▸ **Problem details**: Look for the word "observes" in the material below. Copy each line that has it.

▸ **Source material**:
--------------------
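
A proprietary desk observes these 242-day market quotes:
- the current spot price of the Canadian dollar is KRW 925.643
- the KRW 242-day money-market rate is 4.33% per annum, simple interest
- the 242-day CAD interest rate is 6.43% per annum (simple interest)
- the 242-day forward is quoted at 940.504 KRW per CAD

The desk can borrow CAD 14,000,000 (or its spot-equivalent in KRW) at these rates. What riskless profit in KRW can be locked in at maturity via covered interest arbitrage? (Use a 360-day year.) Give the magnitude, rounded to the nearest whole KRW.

T = 242/360 years.
Invest the CAD and cover forward: 14,000,000 × 1.043223888889 × 940.504 = KRW 13,736,187,365.54.
Convert at spot and invest in KRW: 14,000,000 × 925.643 × 1.029107222222 = KRW 13,336,202,550.99.
The quoted forward overvalues CAD, so borrow KRW, buy CAD at spot, deposit the CAD at 6.43%, and sell the proceeds forward at 940.504.
Arbitrage profit = |13,736,187,365.54 − 13,336,202,550.99| = KRW 399,984,815.

KRW 399,984,815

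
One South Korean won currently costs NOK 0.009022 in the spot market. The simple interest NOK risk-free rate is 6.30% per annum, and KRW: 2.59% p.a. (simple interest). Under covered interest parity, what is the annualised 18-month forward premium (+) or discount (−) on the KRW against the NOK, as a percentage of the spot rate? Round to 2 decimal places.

T = 18/12 years.
CIP forward (NOK per KRW) = 0.009022 × 1.094500/1.038850 = 0.009505298.
Annualised premium = (F − S)/S × (1/T) = (0.009505298 − 0.009022)/0.009022 ÷ (18/12) = 3.57%.

+3.57%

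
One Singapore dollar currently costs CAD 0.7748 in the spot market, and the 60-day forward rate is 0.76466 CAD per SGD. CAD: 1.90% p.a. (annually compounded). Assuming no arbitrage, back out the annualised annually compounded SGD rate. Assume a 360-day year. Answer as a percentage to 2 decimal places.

T = 60/360 years.
By CIP, F/S equals the CAD-to-SGD growth ratio: 0.76466/0.7748 = 0.9869128.
CAD growth factor: (1 + 0.0190)^(60/360) = 1.0031419.
Hence g_SGD = 1.0164443.
Annualise: 1.0164443^(360/60) − 1 = 0.102812 = 10.28%.

10.28%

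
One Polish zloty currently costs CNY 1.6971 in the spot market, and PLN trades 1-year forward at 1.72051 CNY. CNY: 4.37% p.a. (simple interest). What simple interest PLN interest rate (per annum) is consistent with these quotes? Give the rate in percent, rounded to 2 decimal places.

2.95%

T = 1 year.
By CIP, F/S equals the CNY-to-PLN growth ratio: 1.72051/1.6971 = 1.0137941.
CNY growth factor: 1 + 0.0437×1 = 1.043700.
Hence g_PLN = 1.029499.
(1.029499 − 1)/T = 0.029499, i.e. 2.95%.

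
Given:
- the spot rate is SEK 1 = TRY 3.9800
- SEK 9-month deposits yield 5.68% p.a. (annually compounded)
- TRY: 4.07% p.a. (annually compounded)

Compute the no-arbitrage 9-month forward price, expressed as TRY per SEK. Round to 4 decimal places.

3.9344

T = 9/12 years.
TRY growth factor: (1 + 0.0407)^(9/12) = 1.0303723.
Growth of 1 SEK over T: (1 + 0.0568)^(9/12) = 1.0423045.
Forward (TRY per SEK) = 3.98 × 1.0303723 / 1.0423045 = 3.934437.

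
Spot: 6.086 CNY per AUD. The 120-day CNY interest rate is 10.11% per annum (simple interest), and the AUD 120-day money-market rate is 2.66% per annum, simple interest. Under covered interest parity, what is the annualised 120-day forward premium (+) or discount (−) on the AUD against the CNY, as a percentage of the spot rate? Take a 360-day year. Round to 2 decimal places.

+7.38%

T = 120/360 years.
F = S · g_CNY/g_AUD = 6.086 × 1.033700/1.0088667 = 6.235807.
(F − S)/S ÷ T = (6.235807 − 6.086)/6.086/(120/360) = 0.073845 → 7.38%.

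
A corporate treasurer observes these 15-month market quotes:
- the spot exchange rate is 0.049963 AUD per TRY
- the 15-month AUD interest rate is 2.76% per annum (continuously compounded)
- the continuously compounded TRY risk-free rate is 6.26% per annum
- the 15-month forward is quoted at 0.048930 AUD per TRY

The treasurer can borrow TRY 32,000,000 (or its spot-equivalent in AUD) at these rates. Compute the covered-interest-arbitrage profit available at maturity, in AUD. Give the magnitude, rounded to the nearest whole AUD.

AUD 38,264

T = 15/12 years.
Route A — deposit TRY, sell forward: 32,000,000 × 1.081392973 × 0.048930 = AUD 1,693,201.86.
Route B — convert at spot, deposit AUD: 32,000,000 × 0.049963 × 1.035102028 = AUD 1,654,937.68.
The quoted forward overvalues TRY, so borrow AUD, buy TRY at spot, deposit the TRY at 6.26%, and sell the proceeds forward at 0.048930.
Profit = 1,693,201.86 − 1,654,937.68 = AUD 38,264.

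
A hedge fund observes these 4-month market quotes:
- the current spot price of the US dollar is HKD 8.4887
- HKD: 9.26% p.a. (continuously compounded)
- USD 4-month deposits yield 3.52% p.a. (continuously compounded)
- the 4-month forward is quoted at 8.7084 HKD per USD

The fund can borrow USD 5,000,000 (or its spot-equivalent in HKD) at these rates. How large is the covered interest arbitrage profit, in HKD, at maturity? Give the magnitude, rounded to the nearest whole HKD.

HKD 281,884

T = 4/12 years.
Invest the USD and cover forward: 5,000,000 × 1.0118024389 × 8.7084 = HKD 44,055,901.79.
Convert at spot and invest in HKD: 5,000,000 × 8.4887 × 1.0313479817 = HKD 43,774,018.06.
The quoted forward overvalues USD, so borrow HKD, buy USD at spot, deposit the USD at 3.52%, and sell the proceeds forward at 8.7084.
Profit = 44,055,901.79 − 43,774,018.06 = HKD 281,884.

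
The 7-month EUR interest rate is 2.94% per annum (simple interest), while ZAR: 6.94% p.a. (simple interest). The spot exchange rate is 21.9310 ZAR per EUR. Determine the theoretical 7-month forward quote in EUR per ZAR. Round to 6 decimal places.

T = 7/12 years.
Growth of 1 ZAR over T: 1 + 0.0694×7/12 = 1.0404833.
EUR accumulates by 1 + 0.0294×7/12 = 1.017150.
So F = 21.931 × 1.0404833 / 1.017150 = 22.43409 (ZAR/EUR).
Invert for EUR per ZAR: 1 / 22.43409 = 0.044575.

0.044575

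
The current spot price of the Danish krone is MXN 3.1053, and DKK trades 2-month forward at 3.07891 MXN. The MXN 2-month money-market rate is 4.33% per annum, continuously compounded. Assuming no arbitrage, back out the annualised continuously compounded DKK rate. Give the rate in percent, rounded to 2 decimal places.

9.45%

T = 2/12 years.
CIP gives F = S · g_MXN/g_DKK, so g_MXN/g_DKK = 3.07891/3.1053 = 0.9915016.
The MXN side grows by e^(0.0433×2/12) = 1.0072428.
Hence g_DKK = 1.0158761.
Take logs: ln 1.0158761 / (2/12) = 0.094508, so 9.45%.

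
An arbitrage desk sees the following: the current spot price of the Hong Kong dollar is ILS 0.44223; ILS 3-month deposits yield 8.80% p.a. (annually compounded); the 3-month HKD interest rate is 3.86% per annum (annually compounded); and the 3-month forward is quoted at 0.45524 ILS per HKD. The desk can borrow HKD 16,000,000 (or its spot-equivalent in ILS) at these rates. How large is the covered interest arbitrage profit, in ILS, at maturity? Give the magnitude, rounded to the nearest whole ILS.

ILS 126,677

T = 3/12 years.
Route A — deposit HKD, sell forward: 16,000,000 × 1.00951338 × 0.45524 = ILS 7,353,133.94.
Route B — convert at spot, deposit ILS: 16,000,000 × 0.44223 × 1.021309152 = ILS 7,226,456.74.
The quoted forward overvalues HKD, so borrow ILS, buy HKD at spot, deposit the HKD at 3.86%, and sell the proceeds forward at 0.45524.
Profit = 7,353,133.94 − 7,226,456.74 = ILS 126,677.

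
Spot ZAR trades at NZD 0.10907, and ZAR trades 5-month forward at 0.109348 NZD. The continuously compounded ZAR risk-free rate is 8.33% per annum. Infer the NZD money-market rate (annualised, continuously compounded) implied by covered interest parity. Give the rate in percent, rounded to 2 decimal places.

T = 5/12 years.
By CIP, F/S equals the NZD-to-ZAR growth ratio: 0.109348/0.10907 = 1.0025488.
The ZAR side grows by e^(0.0833×5/12) = 1.0353177.
Hence g_NZD = 1.0379565.
r = ln(1.0379565)/(5/12) = 0.089409 → 8.94%.

8.94%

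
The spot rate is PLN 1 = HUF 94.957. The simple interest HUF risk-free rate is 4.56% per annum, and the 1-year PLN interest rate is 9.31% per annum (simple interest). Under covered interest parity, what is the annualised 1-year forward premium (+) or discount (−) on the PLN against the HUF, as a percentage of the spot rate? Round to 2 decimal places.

T = 1 year.
CIP forward (HUF per PLN) = 94.957 × 1.045600/1.093100 = 90.830701.
Annualised premium = (F − S)/S × (1/T) = (90.830701 − 94.957)/94.957 ÷ 1 = -4.35%.

-4.35%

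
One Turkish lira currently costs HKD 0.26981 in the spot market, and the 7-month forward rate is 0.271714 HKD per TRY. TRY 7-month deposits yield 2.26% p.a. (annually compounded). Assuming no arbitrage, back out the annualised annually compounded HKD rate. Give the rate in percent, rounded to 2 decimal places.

3.50%

T = 7/12 years.
By CIP, F/S equals the HKD-to-TRY growth ratio: 0.271714/0.26981 = 1.0070568.
TRY growth factor: (1 + 0.0226)^(7/12) = 1.0131219.
That pins the HKD growth at 1.0202713.
r = 1.0202713^(12/7) − 1 = 0.035002 → 3.50%.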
--------------------
▸ **Solution**:
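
A proprietary desk observes these 242-day market quotes:
A corporate treasurer observes these 15-month market quotes:
A hedge fund observes these 4-month market quotes: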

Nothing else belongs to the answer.